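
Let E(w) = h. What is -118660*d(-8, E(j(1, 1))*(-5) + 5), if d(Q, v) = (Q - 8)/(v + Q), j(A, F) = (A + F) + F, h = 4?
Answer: -1898560/23 ≈ -82546.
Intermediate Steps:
j(A, F) = A + 2*F
E(w) = 4
d(Q, v) = (-8 + Q)/(Q + v)
-118660*d(-8, E(j(1, 1))*(-5) + 5) = -118660*(-8 - 8)/(-8 + (4*(-5) + 5)) = -118660*(-16)/(-8 + (-20 + 5)) = -118660*(-16)/(-8 - 15) = -118660*(-16)/(-23) = -(-118660)*(-16)/23 = -118660*16/23 = -1898560/23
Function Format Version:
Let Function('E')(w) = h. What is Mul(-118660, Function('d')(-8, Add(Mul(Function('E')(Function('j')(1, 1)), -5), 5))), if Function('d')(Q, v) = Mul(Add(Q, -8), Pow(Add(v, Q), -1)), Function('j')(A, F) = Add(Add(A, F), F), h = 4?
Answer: Rational(-1898560, 23) ≈ -82546.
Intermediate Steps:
Function('j')(A, F) = Add(A, Mul(2, F))
Function('E')(w) = 4
Function('d')(Q, v) = Mul(Pow(Add(Q, v), -1), Add(-8, Q)) (Function('d')(Q, v) = Mul(Add(-8, Q), Pow(Add(Q, v), -1)) = Mul(Pow(Add(Q, v), -1), Add(-8, Q)))
Mul(-118660, Function('d')(-8, Add(Mul(Function('E')(Function('j')(1, 1)), -5), 5))) = Mul(-118660, Mul(Pow(Add(-8, Add(Mul(4, -5), 5)), -1), Add(-8, -8))) = Mul(-118660, Mul(Pow(Add(-8, Add(-20, 5)), -1), -16)) = Mul(-118660, Mul(Pow(Add(-8, -15), -1), -16)) = Mul(-118660, Mul(Pow(-23, -1), -16)) = Mul(-118660, Mul(Rational(-1, 23), -16)) = Mul(-118660, Rational(16, 23)) = Rational(-1898560, 23)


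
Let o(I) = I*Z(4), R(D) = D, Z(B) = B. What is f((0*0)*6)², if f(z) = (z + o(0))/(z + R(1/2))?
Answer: 0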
++++++++
* _What the task asks_
Take the line containing "Let o(I) = I*Z(4), R(D)" as the first line and the last line of the data above as the final one. Write out these lines and all between them exactly.

* _Answer section_
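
Let o(I) = I*Z(4), R(D) = D, Z(B) = B. What is f((0*0)*6)², if f(z) = (z + o(0))/(z + R(1/2))?
Answer: 0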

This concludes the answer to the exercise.